[Stored data]
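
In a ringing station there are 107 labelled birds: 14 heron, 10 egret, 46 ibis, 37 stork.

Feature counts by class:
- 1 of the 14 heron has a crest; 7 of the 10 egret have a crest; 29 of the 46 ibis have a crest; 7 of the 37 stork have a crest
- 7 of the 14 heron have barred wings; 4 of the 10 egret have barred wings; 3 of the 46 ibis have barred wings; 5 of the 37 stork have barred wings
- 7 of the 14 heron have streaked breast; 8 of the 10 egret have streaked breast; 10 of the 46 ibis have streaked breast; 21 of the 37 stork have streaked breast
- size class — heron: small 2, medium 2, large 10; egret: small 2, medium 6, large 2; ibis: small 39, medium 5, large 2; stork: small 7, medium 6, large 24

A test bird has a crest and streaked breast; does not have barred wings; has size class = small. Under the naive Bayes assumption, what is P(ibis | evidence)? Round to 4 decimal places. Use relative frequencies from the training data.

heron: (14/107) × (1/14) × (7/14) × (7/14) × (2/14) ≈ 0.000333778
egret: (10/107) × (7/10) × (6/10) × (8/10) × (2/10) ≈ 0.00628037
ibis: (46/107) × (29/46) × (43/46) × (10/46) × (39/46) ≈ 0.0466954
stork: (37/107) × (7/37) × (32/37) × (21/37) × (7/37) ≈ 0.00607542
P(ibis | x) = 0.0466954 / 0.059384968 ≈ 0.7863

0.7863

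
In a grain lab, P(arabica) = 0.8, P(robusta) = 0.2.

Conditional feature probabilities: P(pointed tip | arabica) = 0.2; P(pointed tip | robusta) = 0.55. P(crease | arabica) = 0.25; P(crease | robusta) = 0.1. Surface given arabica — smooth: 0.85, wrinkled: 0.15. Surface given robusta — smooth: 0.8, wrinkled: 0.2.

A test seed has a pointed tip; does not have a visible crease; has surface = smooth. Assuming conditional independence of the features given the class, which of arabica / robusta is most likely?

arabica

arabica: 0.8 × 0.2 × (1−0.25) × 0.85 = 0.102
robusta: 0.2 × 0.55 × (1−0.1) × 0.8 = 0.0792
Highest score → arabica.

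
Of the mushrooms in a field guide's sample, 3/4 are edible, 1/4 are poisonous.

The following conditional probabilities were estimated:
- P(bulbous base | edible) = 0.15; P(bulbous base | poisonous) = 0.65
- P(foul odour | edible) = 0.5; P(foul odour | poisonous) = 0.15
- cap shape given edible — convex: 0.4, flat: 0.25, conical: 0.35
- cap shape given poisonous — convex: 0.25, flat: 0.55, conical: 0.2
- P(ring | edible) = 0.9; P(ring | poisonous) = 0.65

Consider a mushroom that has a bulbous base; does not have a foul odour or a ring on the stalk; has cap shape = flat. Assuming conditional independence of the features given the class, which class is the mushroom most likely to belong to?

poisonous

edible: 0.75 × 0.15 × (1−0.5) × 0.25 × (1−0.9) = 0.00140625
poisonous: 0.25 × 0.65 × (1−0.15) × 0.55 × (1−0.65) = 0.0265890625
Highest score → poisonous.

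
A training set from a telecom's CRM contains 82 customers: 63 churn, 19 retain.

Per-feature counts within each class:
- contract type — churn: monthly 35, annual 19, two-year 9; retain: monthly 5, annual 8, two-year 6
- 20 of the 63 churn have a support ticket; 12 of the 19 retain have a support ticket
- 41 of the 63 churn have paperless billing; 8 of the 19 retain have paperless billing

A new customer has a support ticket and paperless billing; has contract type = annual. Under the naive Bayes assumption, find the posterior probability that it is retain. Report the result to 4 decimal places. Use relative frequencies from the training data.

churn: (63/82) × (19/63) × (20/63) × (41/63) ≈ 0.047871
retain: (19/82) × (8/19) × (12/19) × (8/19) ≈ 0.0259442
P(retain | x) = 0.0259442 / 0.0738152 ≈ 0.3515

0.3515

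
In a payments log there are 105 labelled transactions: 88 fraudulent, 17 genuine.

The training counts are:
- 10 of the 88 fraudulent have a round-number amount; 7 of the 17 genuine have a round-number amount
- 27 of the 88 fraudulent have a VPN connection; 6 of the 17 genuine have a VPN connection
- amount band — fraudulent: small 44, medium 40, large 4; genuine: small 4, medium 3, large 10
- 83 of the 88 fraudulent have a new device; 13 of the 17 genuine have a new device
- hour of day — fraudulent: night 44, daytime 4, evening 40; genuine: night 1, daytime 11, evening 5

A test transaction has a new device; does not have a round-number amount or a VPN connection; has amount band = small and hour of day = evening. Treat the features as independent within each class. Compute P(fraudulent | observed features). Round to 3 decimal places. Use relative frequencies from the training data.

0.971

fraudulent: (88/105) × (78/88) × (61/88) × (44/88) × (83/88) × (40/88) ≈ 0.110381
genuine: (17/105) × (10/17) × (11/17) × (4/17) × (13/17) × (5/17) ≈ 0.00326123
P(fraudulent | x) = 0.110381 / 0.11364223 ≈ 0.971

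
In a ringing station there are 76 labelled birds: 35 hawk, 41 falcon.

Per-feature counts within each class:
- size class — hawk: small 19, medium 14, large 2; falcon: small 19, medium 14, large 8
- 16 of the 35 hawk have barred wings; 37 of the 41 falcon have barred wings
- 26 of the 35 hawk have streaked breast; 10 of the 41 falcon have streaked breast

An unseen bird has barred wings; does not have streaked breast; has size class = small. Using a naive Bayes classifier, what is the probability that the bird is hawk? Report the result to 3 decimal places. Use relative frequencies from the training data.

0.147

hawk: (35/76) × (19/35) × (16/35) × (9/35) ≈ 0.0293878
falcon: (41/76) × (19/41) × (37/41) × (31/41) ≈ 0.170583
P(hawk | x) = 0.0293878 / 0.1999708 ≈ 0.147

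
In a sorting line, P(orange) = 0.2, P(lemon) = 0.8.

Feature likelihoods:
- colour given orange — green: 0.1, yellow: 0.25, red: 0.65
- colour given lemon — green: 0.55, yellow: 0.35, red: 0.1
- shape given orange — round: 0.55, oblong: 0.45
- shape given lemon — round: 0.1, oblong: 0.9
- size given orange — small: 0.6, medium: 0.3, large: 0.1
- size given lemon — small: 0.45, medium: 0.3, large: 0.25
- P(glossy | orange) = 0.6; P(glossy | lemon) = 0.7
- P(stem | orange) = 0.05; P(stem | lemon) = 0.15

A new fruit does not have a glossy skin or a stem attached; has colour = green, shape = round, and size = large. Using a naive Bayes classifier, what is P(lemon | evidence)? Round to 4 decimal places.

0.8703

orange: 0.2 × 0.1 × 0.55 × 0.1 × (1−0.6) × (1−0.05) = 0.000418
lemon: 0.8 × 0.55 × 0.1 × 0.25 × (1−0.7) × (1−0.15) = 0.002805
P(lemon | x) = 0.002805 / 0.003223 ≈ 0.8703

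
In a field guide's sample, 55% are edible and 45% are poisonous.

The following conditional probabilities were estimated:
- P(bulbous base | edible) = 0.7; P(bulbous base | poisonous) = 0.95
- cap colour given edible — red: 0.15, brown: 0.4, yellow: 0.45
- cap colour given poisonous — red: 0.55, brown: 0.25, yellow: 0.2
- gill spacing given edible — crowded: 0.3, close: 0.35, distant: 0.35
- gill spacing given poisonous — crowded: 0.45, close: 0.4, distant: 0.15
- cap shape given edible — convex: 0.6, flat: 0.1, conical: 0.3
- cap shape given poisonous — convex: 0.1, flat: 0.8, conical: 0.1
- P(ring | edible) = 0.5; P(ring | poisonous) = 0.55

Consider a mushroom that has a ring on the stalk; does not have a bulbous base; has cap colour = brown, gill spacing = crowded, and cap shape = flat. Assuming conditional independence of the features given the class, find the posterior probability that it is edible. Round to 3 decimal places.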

**REQUIREMENT**
Line by line, please copy the records above exactly.

**ANSWER SPACE**
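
In a ringing station there are 107 labelled birds: 14 heron, 10 egret, 46 ibis, 37 stork.

Feature counts by class:
- 1 of the 14 heron has a crest; 7 of the 10 egret have a crest; 29 of the 46 ibis have a crest; 7 of the 37 stork have a crest
- 7 of the 14 heron have barred wings; 4 of the 10 egret have barred wings; 3 of the 46 ibis have barred wings; 5 of the 37 stork have barred wings
- 7 of the 14 heron have streaked breast; 8 of the 10 egret have streaked breast; 10 of the 46 ibis have streaked breast; 21 of the 37 stork have streaked breast
- size class — heron: small 2, medium 2, large 10; egret: small 2, medium 6, large 2; ibis: small 39, medium 5, large 2; stork: small 7, medium 6, large 24

A test bird has a crest and streaked breast; does not have barred wings; has size class = small. Under the naive Bayes assumption, what is P(ibis | evidence)? Round to 4 decimal places. Use relative frequencies from the training data.

heron: (14/107) × (1/14) × (7/14) × (7/14) × (2/14) ≈ 0.000333778
egret: (10/107) × (7/10) × (6/10) × (8/10) × (2/10) ≈ 0.00628037
ibis: (46/107) × (29/46) × (43/46) × (10/46) × (39/46) ≈ 0.0466954
stork: (37/107) × (7/37) × (32/37) × (21/37) × (7/37) ≈ 0.00607542
P(ibis | x) = 0.0466954 / 0.059384968 ≈ 0.7863

0.7863

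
In a grain lab, P(arabica) = 0.8, P(robusta) = 0.2.

Conditional feature probabilities: P(pointed tip | arabica) = 0.2; P(pointed tip | robusta) = 0.55. P(crease | arabica) = 0.25; P(crease | robusta) = 0.1. Surface given arabica — smooth: 0.85, wrinkled: 0.15. Surface given robusta — smooth: 0.8, wrinkled: 0.2.

A test seed has a pointed tip; does not have a visible crease; has surface = smooth. Assuming conditional independence of the features given the class, which of arabica / robusta is most likely?

arabica

arabica: 0.8 × 0.2 × (1−0.25) × 0.85 = 0.102
robusta: 0.2 × 0.55 × (1−0.1) × 0.8 = 0.0792
Highest score → arabica.

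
Of the mushrooms in a field guide's sample, 3/4 are edible, 1/4 are poisonous.

The following conditional probabilities were estimated:
- P(bulbous base | edible) = 0.15; P(bulbous base | poisonous) = 0.65
- P(foul odour | edible) = 0.5; P(foul odour | poisonous) = 0.15
- cap shape given edible — convex: 0.4, flat: 0.25, conical: 0.35
- cap shape given poisonous — convex: 0.25, flat: 0.55, conical: 0.2
- P(ring | edible) = 0.9; P(ring | poisonous) = 0.65

Consider a mushroom that has a bulbous base; does not have a foul odour or a ring on the stalk; has cap shape = flat. Assuming conditional independence of the features given the class, which class is the mushroom most likely to belong to?

poisonous

edible: 0.75 × 0.15 × (1−0.5) × 0.25 × (1−0.9) = 0.00140625
poisonous: 0.25 × 0.65 × (1−0.15) × 0.55 × (1−0.65) = 0.0265890625
Highest score → poisonous.

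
A training set from a telecom's CRM contains 82 customers: 63 churn, 19 retain.

Per-feature counts within each class:
- contract type — churn: monthly 35, annual 19, two-year 9; retain: monthly 5, annual 8, two-year 6
- 20 of the 63 churn have a support ticket; 12 of the 19 retain have a support ticket
- 41 of the 63 churn have paperless billing; 8 of the 19 retain have paperless billing

A new customer has a support ticket and paperless billing; has contract type = annual. Under the naive Bayes assumption, find the posterior probability that it is retain. Report the result to 4 decimal places. Use relative frequencies from the training data.

churn: (63/82) × (19/63) × (20/63) × (41/63) ≈ 0.047871
retain: (19/82) × (8/19) × (12/19) × (8/19) ≈ 0.0259442
P(retain | x) = 0.0259442 / 0.0738152 ≈ 0.3515

0.3515

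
In a payments log there are 105 labelled transactions: 88 fraudulent, 17 genuine.

The training counts are:
- 10 of the 88 fraudulent have a round-number amount; 7 of the 17 genuine have a round-number amount
- 27 of the 88 fraudulent have a VPN connection; 6 of the 17 genuine have a VPN connection
- amount band — fraudulent: small 44, medium 40, large 4; genuine: small 4, medium 3, large 10
- 83 of the 88 fraudulent have a new device; 13 of the 17 genuine have a new device
- hour of day — fraudulent: night 44, daytime 4, evening 40; genuine: night 1, daytime 11, evening 5

A test transaction has a new device; does not have a round-number amount or a VPN connection; has amount band = small and hour of day = evening. Treat the features as independent within each class. Compute P(fraudulent | observed features). Round to 3 decimal places. Use relative frequencies from the training data.

0.971

fraudulent: (88/105) × (78/88) × (61/88) × (44/88) × (83/88) × (40/88) ≈ 0.110381
genuine: (17/105) × (10/17) × (11/17) × (4/17) × (13/17) × (5/17) ≈ 0.00326123
P(fraudulent | x) = 0.110381 / 0.11364223 ≈ 0.971

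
In a ringing station there are 76 labelled birds: 35 hawk, 41 falcon.

Per-feature counts within each class:
- size class — hawk: small 19, medium 14, large 2; falcon: small 19, medium 14, large 8
- 16 of the 35 hawk have barred wings; 37 of the 41 falcon have barred wings
- 26 of the 35 hawk have streaked breast; 10 of the 41 falcon have streaked breast

An unseen bird has barred wings; does not have streaked breast; has size class = small. Using a naive Bayes classifier, what is the probability that the bird is hawk? Report the result to 3 decimal places. Use relative frequencies from the training data.

0.147

hawk: (35/76) × (19/35) × (16/35) × (9/35) ≈ 0.0293878
falcon: (41/76) × (19/41) × (37/41) × (31/41) ≈ 0.170583
P(hawk | x) = 0.0293878 / 0.1999708 ≈ 0.147

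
In a sorting line, P(orange) = 0.2, P(lemon) = 0.8.

Feature likelihoods:
- colour given orange — green: 0.1, yellow: 0.25, red: 0.65
- colour given lemon — green: 0.55, yellow: 0.35, red: 0.1
- shape given orange — round: 0.55, oblong: 0.45
- shape given lemon — round: 0.1, oblong: 0.9
- size given orange — small: 0.6, medium: 0.3, large: 0.1
- size given lemon — small: 0.45, medium: 0.3, large: 0.25
- P(glossy | orange) = 0.6; P(glossy | lemon) = 0.7
- P(stem | orange) = 0.05; P(stem | lemon) = 0.15

A new fruit does not have a glossy skin or a stem attached; has colour = green, shape = round, and size = large. Using a naive Bayes classifier, what is P(lemon | evidence)? Round to 4 decimal places.

0.8703

orange: 0.2 × 0.1 × 0.55 × 0.1 × (1−0.6) × (1−0.05) = 0.000418
lemon: 0.8 × 0.55 × 0.1 × 0.25 × (1−0.7) × (1−0.15) = 0.002805
P(lemon | x) = 0.002805 / 0.003223 ≈ 0.8703

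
In a field guide's sample, 55% are edible and 45% are poisonous.

The following conditional probabilities were estimated:
- P(bulbous base | edible) = 0.7; P(bulbous base | poisonous) = 0.95
- cap colour given edible — red: 0.15, brown: 0.4, yellow: 0.45
- cap colour given poisonous — red: 0.55, brown: 0.25, yellow: 0.2
- gill spacing given edible — crowded: 0.3, close: 0.35, distant: 0.35
- gill spacing given poisonous — crowded: 0.45, close: 0.4, distant: 0.15
- cap shape given edible — convex: 0.6, flat: 0.1, conical: 0.3
- cap shape given poisonous — convex: 0.1, flat: 0.8, conical: 0.1
- P(ring | edible) = 0.5; P(ring | poisonous) = 0.55

Consider a mushroom that has a ring on the stalk; does not have a bulbous base; has cap colour = brown, gill spacing = crowded, and cap shape = flat. Assuming conditional independence of the features given the class, find the posterior probability that it is edible. Round to 3 decimal places.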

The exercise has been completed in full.